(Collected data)

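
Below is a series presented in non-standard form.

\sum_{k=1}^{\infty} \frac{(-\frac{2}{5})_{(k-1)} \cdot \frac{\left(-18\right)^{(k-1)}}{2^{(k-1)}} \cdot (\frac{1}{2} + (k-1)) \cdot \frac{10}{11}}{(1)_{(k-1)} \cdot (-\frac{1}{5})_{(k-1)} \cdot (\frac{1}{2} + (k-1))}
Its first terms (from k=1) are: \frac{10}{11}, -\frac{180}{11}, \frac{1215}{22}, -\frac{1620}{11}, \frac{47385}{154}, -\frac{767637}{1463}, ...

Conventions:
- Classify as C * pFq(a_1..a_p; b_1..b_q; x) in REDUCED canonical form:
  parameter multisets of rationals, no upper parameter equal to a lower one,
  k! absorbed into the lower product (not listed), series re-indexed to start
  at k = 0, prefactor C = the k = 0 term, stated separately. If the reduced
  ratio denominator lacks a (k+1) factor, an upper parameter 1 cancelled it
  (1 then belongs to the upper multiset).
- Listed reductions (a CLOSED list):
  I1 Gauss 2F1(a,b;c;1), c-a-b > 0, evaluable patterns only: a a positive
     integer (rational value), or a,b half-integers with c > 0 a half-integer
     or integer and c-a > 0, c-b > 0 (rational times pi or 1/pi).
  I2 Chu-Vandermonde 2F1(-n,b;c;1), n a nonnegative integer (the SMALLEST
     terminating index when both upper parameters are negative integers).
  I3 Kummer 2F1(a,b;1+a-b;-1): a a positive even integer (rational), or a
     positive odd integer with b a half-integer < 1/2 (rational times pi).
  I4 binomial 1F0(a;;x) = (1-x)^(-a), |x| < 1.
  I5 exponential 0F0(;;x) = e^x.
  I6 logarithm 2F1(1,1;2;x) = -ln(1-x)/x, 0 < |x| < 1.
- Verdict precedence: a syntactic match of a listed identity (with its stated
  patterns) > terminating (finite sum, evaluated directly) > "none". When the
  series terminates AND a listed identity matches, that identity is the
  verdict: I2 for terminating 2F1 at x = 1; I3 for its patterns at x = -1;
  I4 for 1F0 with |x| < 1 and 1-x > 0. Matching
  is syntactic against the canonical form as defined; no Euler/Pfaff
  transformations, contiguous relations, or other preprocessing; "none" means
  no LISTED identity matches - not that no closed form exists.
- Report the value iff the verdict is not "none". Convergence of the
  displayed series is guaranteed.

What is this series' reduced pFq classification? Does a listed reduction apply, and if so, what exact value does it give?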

Exercise details: Which lines of the records above hold the word "frac"? Copy each one out.

Solution:
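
\sum_{k=1}^{\infty} \frac{(-\frac{2}{5})_{(k-1)} \cdot \frac{\left(-18\right)^{(k-1)}}{2^{(k-1)}} \cdot (\frac{1}{2} + (k-1)) \cdot \frac{10}{11}}{(1)_{(k-1)} \cdot (-\frac{1}{5})_{(k-1)} \cdot (\frac{1}{2} + (k-1))}
Its first terms (from k=1) are: \frac{10}{11}, -\frac{180}{11}, \frac{1215}{22}, -\frac{1620}{11}, \frac{47385}{154}, -\frac{767637}{1463}, ...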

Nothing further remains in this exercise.